==== Raw data
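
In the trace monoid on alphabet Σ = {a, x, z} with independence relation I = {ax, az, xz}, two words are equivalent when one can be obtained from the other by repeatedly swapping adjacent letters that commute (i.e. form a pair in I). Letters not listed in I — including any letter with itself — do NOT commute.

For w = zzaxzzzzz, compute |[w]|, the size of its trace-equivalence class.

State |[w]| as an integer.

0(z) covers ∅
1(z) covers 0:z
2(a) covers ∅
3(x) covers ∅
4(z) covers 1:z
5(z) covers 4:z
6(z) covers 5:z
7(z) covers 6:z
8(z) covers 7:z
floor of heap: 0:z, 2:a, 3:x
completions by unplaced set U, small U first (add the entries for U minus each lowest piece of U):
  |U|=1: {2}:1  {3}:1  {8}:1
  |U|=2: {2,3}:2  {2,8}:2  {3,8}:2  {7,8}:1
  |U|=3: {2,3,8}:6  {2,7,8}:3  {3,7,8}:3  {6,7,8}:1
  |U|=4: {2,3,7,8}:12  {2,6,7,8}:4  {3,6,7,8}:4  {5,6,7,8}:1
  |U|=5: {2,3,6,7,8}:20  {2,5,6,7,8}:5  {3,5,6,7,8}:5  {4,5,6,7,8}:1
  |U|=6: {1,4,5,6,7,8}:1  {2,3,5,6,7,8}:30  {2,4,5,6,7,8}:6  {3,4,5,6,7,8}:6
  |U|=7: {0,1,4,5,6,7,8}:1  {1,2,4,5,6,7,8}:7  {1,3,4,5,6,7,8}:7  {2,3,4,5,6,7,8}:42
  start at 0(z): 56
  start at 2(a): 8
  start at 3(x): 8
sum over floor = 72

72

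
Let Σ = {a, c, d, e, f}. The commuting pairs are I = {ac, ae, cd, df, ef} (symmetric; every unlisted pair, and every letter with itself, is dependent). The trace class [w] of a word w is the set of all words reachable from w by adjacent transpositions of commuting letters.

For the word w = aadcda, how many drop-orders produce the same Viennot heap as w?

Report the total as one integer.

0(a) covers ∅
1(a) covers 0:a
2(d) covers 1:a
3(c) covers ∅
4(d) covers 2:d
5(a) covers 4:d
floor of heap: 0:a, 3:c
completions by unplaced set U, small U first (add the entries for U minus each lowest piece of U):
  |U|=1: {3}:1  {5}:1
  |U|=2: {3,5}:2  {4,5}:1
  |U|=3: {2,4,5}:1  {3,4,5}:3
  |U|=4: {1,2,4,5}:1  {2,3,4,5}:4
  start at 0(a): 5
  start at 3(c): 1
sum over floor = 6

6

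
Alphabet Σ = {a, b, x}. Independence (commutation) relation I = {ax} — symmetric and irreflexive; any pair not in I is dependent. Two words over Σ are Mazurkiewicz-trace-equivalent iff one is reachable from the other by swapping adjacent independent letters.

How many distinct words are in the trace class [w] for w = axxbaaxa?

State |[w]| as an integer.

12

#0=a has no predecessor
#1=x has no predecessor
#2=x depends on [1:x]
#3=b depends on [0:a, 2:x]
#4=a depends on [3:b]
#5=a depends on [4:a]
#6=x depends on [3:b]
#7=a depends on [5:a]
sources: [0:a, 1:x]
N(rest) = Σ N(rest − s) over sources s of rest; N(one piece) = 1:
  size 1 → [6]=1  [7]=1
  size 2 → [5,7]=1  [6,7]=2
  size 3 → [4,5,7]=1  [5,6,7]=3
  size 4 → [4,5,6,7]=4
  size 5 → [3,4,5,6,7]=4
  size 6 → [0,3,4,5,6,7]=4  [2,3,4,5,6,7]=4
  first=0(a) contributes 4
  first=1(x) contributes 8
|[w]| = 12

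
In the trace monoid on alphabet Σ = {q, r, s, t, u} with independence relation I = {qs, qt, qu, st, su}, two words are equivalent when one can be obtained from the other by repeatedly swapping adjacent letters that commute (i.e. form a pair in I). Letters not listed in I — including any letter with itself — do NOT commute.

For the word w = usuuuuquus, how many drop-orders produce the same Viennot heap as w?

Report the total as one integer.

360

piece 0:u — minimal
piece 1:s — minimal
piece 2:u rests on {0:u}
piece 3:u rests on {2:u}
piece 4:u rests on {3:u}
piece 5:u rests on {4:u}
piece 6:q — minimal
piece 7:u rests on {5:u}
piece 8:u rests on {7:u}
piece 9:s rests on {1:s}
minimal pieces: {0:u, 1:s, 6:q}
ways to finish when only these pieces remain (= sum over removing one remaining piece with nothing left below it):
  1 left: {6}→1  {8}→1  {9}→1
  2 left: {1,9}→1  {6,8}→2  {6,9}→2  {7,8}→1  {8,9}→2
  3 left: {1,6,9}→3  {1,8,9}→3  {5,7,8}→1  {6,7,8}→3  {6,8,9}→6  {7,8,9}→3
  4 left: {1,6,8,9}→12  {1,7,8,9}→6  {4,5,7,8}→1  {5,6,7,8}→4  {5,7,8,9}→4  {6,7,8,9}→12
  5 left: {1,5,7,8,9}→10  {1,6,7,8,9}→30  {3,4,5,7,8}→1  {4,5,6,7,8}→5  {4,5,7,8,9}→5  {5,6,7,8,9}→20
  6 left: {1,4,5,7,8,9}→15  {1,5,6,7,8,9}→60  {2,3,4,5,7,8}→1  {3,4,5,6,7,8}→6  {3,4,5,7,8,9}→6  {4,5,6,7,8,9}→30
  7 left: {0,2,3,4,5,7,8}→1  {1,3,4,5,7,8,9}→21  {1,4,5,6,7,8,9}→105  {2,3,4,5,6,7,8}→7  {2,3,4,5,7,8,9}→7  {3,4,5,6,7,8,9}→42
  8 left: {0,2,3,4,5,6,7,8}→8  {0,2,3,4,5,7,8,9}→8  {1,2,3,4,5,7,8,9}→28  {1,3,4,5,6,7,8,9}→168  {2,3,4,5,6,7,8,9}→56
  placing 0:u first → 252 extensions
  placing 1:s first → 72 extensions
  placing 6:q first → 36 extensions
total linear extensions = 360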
========
# Exercise aim:
An exact transcription of all the records is required.

# Solution for this problem:
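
In the trace monoid on alphabet Σ = {a, x, z} with independence relation I = {ax, az, xz}, two words are equivalent when one can be obtained from the other by repeatedly swapping adjacent letters that commute (i.e. form a pair in I). Letters not listed in I — including any letter with itself — do NOT commute.

For w = zzaxzzzzz, compute |[w]|, the size of its trace-equivalence class.

State |[w]| as an integer.

0(z) covers ∅
1(z) covers 0:z
2(a) covers ∅
3(x) covers ∅
4(z) covers 1:z
5(z) covers 4:z
6(z) covers 5:z
7(z) covers 6:z
8(z) covers 7:z
floor of heap: 0:z, 2:a, 3:x
completions by unplaced set U, small U first (add the entries for U minus each lowest piece of U):
  |U|=1: {2}:1  {3}:1  {8}:1
  |U|=2: {2,3}:2  {2,8}:2  {3,8}:2  {7,8}:1
  |U|=3: {2,3,8}:6  {2,7,8}:3  {3,7,8}:3  {6,7,8}:1
  |U|=4: {2,3,7,8}:12  {2,6,7,8}:4  {3,6,7,8}:4  {5,6,7,8}:1
  |U|=5: {2,3,6,7,8}:20  {2,5,6,7,8}:5  {3,5,6,7,8}:5  {4,5,6,7,8}:1
  |U|=6: {1,4,5,6,7,8}:1  {2,3,5,6,7,8}:30  {2,4,5,6,7,8}:6  {3,4,5,6,7,8}:6
  |U|=7: {0,1,4,5,6,7,8}:1  {1,2,4,5,6,7,8}:7  {1,3,4,5,6,7,8}:7  {2,3,4,5,6,7,8}:42
  start at 0(z): 56
  start at 2(a): 8
  start at 3(x): 8
sum over floor = 72

72

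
Let Σ = {a, c, d, e, f}. The commuting pairs are I = {ac, ae, cd, df, ef} (symmetric; every unlisted pair, and every letter with itself, is dependent). The trace class [w] of a word w is the set of all words reachable from w by adjacent transpositions of commuting letters.

For the word w = aadcda, how many drop-orders produce the same Viennot heap as w?

Report the total as one integer.

0(a) covers ∅
1(a) covers 0:a
2(d) covers 1:a
3(c) covers ∅
4(d) covers 2:d
5(a) covers 4:d
floor of heap: 0:a, 3:c
completions by unplaced set U, small U first (add the entries for U minus each lowest piece of U):
  |U|=1: {3}:1  {5}:1
  |U|=2: {3,5}:2  {4,5}:1
  |U|=3: {2,4,5}:1  {3,4,5}:3
  |U|=4: {1,2,4,5}:1  {2,3,4,5}:4
  start at 0(a): 5
  start at 3(c): 1
sum over floor = 6

6

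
Alphabet Σ = {a, b, x}. Independence (commutation) relation I = {ax} — symmetric and irreflexive; any pair not in I is dependent. Two words over Σ are Mazurkiewicz-trace-equivalent iff one is reachable from the other by swapping adjacent independent letters.

How many distinct words are in the trace class [w] for w = axxbaaxa?

State |[w]| as an integer.

12

#0=a has no predecessor
#1=x has no predecessor
#2=x depends on [1:x]
#3=b depends on [0:a, 2:x]
#4=a depends on [3:b]
#5=a depends on [4:a]
#6=x depends on [3:b]
#7=a depends on [5:a]
sources: [0:a, 1:x]
N(rest) = Σ N(rest − s) over sources s of rest; N(one piece) = 1:
  size 1 → [6]=1  [7]=1
  size 2 → [5,7]=1  [6,7]=2
  size 3 → [4,5,7]=1  [5,6,7]=3
  size 4 → [4,5,6,7]=4
  size 5 → [3,4,5,6,7]=4
  size 6 → [0,3,4,5,6,7]=4  [2,3,4,5,6,7]=4
  first=0(a) contributes 4
  first=1(x) contributes 8
|[w]| = 12

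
In the trace monoid on alphabet Σ = {q, r, s, t, u} with independence relation I = {qs, qt, qu, st, su}, two words are equivalent when one can be obtained from the other by repeatedly swapping adjacent letters that commute (i.e. form a pair in I). Letters not listed in I — including any letter with itself — do NOT commute.

For the word w = usuuuuquus, how many drop-orders produce the same Viennot heap as w?

Report the total as one integer.

360

piece 0:u — minimal
piece 1:s — minimal
piece 2:u rests on {0:u}
piece 3:u rests on {2:u}
piece 4:u rests on {3:u}
piece 5:u rests on {4:u}
piece 6:q — minimal
piece 7:u rests on {5:u}
piece 8:u rests on {7:u}
piece 9:s rests on {1:s}
minimal pieces: {0:u, 1:s, 6:q}
ways to finish when only these pieces remain (= sum over removing one remaining piece with nothing left below it):
  1 left: {6}→1  {8}→1  {9}→1
  2 left: {1,9}→1  {6,8}→2  {6,9}→2  {7,8}→1  {8,9}→2
  3 left: {1,6,9}→3  {1,8,9}→3  {5,7,8}→1  {6,7,8}→3  {6,8,9}→6  {7,8,9}→3
  4 left: {1,6,8,9}→12  {1,7,8,9}→6  {4,5,7,8}→1  {5,6,7,8}→4  {5,7,8,9}→4  {6,7,8,9}→12
  5 left: {1,5,7,8,9}→10  {1,6,7,8,9}→30  {3,4,5,7,8}→1  {4,5,6,7,8}→5  {4,5,7,8,9}→5  {5,6,7,8,9}→20
  6 left: {1,4,5,7,8,9}→15  {1,5,6,7,8,9}→60  {2,3,4,5,7,8}→1  {3,4,5,6,7,8}→6  {3,4,5,7,8,9}→6  {4,5,6,7,8,9}→30
  7 left: {0,2,3,4,5,7,8}→1  {1,3,4,5,7,8,9}→21  {1,4,5,6,7,8,9}→105  {2,3,4,5,6,7,8}→7  {2,3,4,5,7,8,9}→7  {3,4,5,6,7,8,9}→42
  8 left: {0,2,3,4,5,6,7,8}→8  {0,2,3,4,5,7,8,9}→8  {1,2,3,4,5,7,8,9}→28  {1,3,4,5,6,7,8,9}→168  {2,3,4,5,6,7,8,9}→56
  placing 0:u first → 252 extensions
  placing 1:s first → 72 extensions
  placing 6:q first → 36 extensions
total linear extensions = 360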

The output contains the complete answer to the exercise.